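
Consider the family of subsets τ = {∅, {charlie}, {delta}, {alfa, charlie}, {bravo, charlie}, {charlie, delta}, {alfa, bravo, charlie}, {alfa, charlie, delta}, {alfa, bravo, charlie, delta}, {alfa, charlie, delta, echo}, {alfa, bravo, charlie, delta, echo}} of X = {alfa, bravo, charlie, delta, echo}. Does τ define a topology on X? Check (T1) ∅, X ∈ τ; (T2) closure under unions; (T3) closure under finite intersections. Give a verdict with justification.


τ is NOT a topology on X.

Axiom (T1): ∅ ∈ τ? Yes; X ∈ τ? Yes.
Axiom (T2/T3): check pairwise unions and intersections of members of τ.
Counterexample for (T2): {delta} ∪ {bravo, charlie} = {bravo, charlie, delta} ∉ τ. Therefore τ is NOT a topology.


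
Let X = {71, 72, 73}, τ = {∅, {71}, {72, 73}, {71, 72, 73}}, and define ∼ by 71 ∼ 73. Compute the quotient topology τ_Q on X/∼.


X/∼ = {[71=73], [72]}; |τ_Q| = 2.

Equivalence classes: [71=73], [72].
Quotient map π: X → X/∼ sends 71 ↦ [71=73], 72 ↦ [72], 73 ↦ [71=73].
For each subset V ⊆ X/∼, compute π^{-1}(V) ⊆ X and check whether π^{-1}(V) ∈ τ. V is open in τ_Q iff π^{-1}(V) ∈ τ.
  V = {}: π^{-1}(V) = ∅ ∈ τ ✓.
  V = {[71=73]}: π^{-1}(V) = {71, 73} ∉ τ ✗.
  V = {[72]}: π^{-1}(V) = {72} ∉ τ ✗.
  V = {[71=73], [72]}: π^{-1}(V) = {71, 72, 73} ∈ τ ✓.
Open sets in the quotient: τ_Q = {{}, {[71=73], [72]}} (2 elements).


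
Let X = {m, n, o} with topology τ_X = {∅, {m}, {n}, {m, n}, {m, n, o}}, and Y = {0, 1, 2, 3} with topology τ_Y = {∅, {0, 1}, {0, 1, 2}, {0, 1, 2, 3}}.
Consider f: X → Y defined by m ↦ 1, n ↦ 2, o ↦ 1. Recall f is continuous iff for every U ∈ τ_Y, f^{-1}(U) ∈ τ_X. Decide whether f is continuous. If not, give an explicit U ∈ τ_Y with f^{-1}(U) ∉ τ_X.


f is NOT continuous.

Compute f^{-1}(U) for each U ∈ τ_Y:
  U = ∅: f^{-1}(U) = ∅ ∈ τ_X ✓.
  U = {0, 1}: f^{-1}(U) = {m, o} ∉ τ_X ✗.
  U = {0, 1, 2}: f^{-1}(U) = {m, n, o} ∈ τ_X ✓.
  U = {0, 1, 2, 3}: f^{-1}(U) = {m, n, o} ∈ τ_X ✓.
Found U = {0, 1} with f^{-1}(U) = {m, o} not in τ_X. Therefore f is NOT continuous.


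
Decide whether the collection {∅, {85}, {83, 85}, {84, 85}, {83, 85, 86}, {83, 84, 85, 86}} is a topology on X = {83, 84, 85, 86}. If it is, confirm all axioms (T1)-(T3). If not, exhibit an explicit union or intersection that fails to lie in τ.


τ is NOT a topology on X.

Axiom (T1): ∅ ∈ τ? Yes; X ∈ τ? Yes.
Axiom (T2/T3): check pairwise unions and intersections of members of τ.
Counterexample for (T2): {83, 85} ∪ {84, 85} = {83, 84, 85} ∉ τ. Therefore τ is NOT a topology.


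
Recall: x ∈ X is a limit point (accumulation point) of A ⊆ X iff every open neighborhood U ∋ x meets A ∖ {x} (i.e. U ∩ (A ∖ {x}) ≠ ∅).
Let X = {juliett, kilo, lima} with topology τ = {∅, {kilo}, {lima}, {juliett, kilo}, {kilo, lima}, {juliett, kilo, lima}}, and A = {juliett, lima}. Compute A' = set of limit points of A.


A' = ∅

For each x ∈ X, list the open sets U ∈ τ with x ∈ U, then check whether U ∩ (A ∖ {x}) ≠ ∅ for every such U.
  x = juliett: open {juliett, kilo} ∋ x has {juliett, kilo} ∩ (A ∖ {juliett}) = ∅, so x is NOT a limit point.
  x = kilo: open {kilo} ∋ x has {kilo} ∩ (A ∖ {kilo}) = ∅, so x is NOT a limit point.
  x = lima: open {lima} ∋ x has {lima} ∩ (A ∖ {lima}) = ∅, so x is NOT a limit point.
Collecting: A' = ∅.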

▸ ABOUT THIS EXERCISE
Restate each record above exactly, leaving nothing out.

▸ RESPONSE FOR THIS EXERCISE
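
Consider the family of subsets τ = {∅, {charlie}, {delta}, {alfa, charlie}, {bravo, charlie}, {charlie, delta}, {alfa, bravo, charlie}, {alfa, charlie, delta}, {alfa, bravo, charlie, delta}, {alfa, charlie, delta, echo}, {alfa, bravo, charlie, delta, echo}} of X = {alfa, bravo, charlie, delta, echo}. Does τ define a topology on X? Check (T1) ∅, X ∈ τ; (T2) closure under unions; (T3) closure under finite intersections. Give a verdict with justification.


τ is NOT a topology on X.

Axiom (T1): ∅ ∈ τ? Yes; X ∈ τ? Yes.
Axiom (T2/T3): check pairwise unions and intersections of members of τ.
Counterexample for (T2): {delta} ∪ {bravo, charlie} = {bravo, charlie, delta} ∉ τ. Therefore τ is NOT a topology.


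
Let X = {71, 72, 73}, τ = {∅, {71}, {72, 73}, {71, 72, 73}}, and define ∼ by 71 ∼ 73. Compute the quotient topology τ_Q on X/∼.


X/∼ = {[71=73], [72]}; |τ_Q| = 2.

Equivalence classes: [71=73], [72].
Quotient map π: X → X/∼ sends 71 ↦ [71=73], 72 ↦ [72], 73 ↦ [71=73].
For each subset V ⊆ X/∼, compute π^{-1}(V) ⊆ X and check whether π^{-1}(V) ∈ τ. V is open in τ_Q iff π^{-1}(V) ∈ τ.
  V = {}: π^{-1}(V) = ∅ ∈ τ ✓.
  V = {[71=73]}: π^{-1}(V) = {71, 73} ∉ τ ✗.
  V = {[72]}: π^{-1}(V) = {72} ∉ τ ✗.
  V = {[71=73], [72]}: π^{-1}(V) = {71, 72, 73} ∈ τ ✓.
Open sets in the quotient: τ_Q = {{}, {[71=73], [72]}} (2 elements).


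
Let X = {m, n, o} with topology τ_X = {∅, {m}, {n}, {m, n}, {m, n, o}}, and Y = {0, 1, 2, 3} with topology τ_Y = {∅, {0, 1}, {0, 1, 2}, {0, 1, 2, 3}}.
Consider f: X → Y defined by m ↦ 1, n ↦ 2, o ↦ 1. Recall f is continuous iff for every U ∈ τ_Y, f^{-1}(U) ∈ τ_X. Decide whether f is continuous. If not, give an explicit U ∈ τ_Y with f^{-1}(U) ∉ τ_X.


f is NOT continuous.

Compute f^{-1}(U) for each U ∈ τ_Y:
  U = ∅: f^{-1}(U) = ∅ ∈ τ_X ✓.
  U = {0, 1}: f^{-1}(U) = {m, o} ∉ τ_X ✗.
  U = {0, 1, 2}: f^{-1}(U) = {m, n, o} ∈ τ_X ✓.
  U = {0, 1, 2, 3}: f^{-1}(U) = {m, n, o} ∈ τ_X ✓.
Found U = {0, 1} with f^{-1}(U) = {m, o} not in τ_X. Therefore f is NOT continuous.


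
Decide whether the collection {∅, {85}, {83, 85}, {84, 85}, {83, 85, 86}, {83, 84, 85, 86}} is a topology on X = {83, 84, 85, 86}. If it is, confirm all axioms (T1)-(T3). If not, exhibit an explicit union or intersection that fails to lie in τ.


τ is NOT a topology on X.

Axiom (T1): ∅ ∈ τ? Yes; X ∈ τ? Yes.
Axiom (T2/T3): check pairwise unions and intersections of members of τ.
Counterexample for (T2): {83, 85} ∪ {84, 85} = {83, 84, 85} ∉ τ. Therefore τ is NOT a topology.


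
Recall: x ∈ X is a limit point (accumulation point) of A ⊆ X iff every open neighborhood U ∋ x meets A ∖ {x} (i.e. U ∩ (A ∖ {x}) ≠ ∅).
Let X = {juliett, kilo, lima} with topology τ = {∅, {kilo}, {lima}, {juliett, kilo}, {kilo, lima}, {juliett, kilo, lima}}, and A = {juliett, lima}. Compute A' = set of limit points of A.


A' = ∅

For each x ∈ X, list the open sets U ∈ τ with x ∈ U, then check whether U ∩ (A ∖ {x}) ≠ ∅ for every such U.
  x = juliett: open {juliett, kilo} ∋ x has {juliett, kilo} ∩ (A ∖ {juliett}) = ∅, so x is NOT a limit point.
  x = kilo: open {kilo} ∋ x has {kilo} ∩ (A ∖ {kilo}) = ∅, so x is NOT a limit point.
  x = lima: open {lima} ∋ x has {lima} ∩ (A ∖ {lima}) = ∅, so x is NOT a limit point.
Collecting: A' = ∅.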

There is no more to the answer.